* [Required action]: Print the entries exactly as given.
+++ Listed entries
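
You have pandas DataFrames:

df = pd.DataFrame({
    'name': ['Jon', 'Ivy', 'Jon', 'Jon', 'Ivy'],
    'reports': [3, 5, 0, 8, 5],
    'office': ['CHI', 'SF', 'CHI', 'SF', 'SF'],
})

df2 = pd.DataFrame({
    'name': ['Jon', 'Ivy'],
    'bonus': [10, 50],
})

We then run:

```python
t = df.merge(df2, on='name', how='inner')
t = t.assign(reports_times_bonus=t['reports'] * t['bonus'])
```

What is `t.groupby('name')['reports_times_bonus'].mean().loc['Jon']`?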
++++++
* [Response below]:
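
You have pandas DataFrames:

df = pd.DataFrame({
    'name': ['Jon', 'Ivy', 'Jon', 'Jon', 'Ivy'],
    'reports': [3, 5, 0, 8, 5],
    'office': ['CHI', 'SF', 'CHI', 'SF', 'SF'],
})

df2 = pd.DataFrame({
    'name': ['Jon', 'Ivy'],
    'bonus': [10, 50],
})

We then run:

```python
t = df.merge(df2, on='name', how='inner')
t = t.assign(reports_times_bonus=t['reports'] * t['bonus'])
```

What is `t.groupby('name')['reports_times_bonus'].mean().loc['Jon']`?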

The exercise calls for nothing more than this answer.